(Record excerpts):
*** Begin section ***

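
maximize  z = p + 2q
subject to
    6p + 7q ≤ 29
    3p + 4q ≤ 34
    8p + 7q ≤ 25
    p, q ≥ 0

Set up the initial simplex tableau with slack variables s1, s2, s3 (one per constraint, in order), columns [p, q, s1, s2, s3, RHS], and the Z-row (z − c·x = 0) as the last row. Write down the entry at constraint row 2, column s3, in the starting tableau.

0

Slack s3 belongs to constraint 3; its column is the unit vector e_3, so the entry in row 2 is 0.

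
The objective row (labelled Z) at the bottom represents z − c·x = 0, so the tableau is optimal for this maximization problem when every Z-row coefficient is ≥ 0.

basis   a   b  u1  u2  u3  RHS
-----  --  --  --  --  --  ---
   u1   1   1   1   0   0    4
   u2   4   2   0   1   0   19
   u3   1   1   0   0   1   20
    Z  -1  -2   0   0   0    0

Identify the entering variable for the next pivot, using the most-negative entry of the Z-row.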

*** End section ***

(Task prompt):
Exactly what appears above must be set down again in full.

(Written solution):
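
maximize  z = p + 2q
subject to
    6p + 7q ≤ 29
    3p + 4q ≤ 34
    8p + 7q ≤ 25
    p, q ≥ 0

Set up the initial simplex tableau with slack variables s1, s2, s3 (one per constraint, in order), columns [p, q, s1, s2, s3, RHS], and the Z-row (z − c·x = 0) as the last row. Write down the entry at constraint row 2, column s3, in the starting tableau.

0

Slack s3 belongs to constraint 3; its column is the unit vector e_3, so the entry in row 2 is 0.

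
The objective row (labelled Z) at the bottom represents z − c·x = 0, so the tableau is optimal for this maximization problem when every Z-row coefficient is ≥ 0.

basis   a   b  u1  u2  u3  RHS
-----  --  --  --  --  --  ---
   u1   1   1   1   0   0    4
   u2   4   2   0   1   0   19
   u3   1   1   0   0   1   20
    Z  -1  -2   0   0   0    0

Identify the entering variable for the next pivot, using the most-negative entry of the Z-row.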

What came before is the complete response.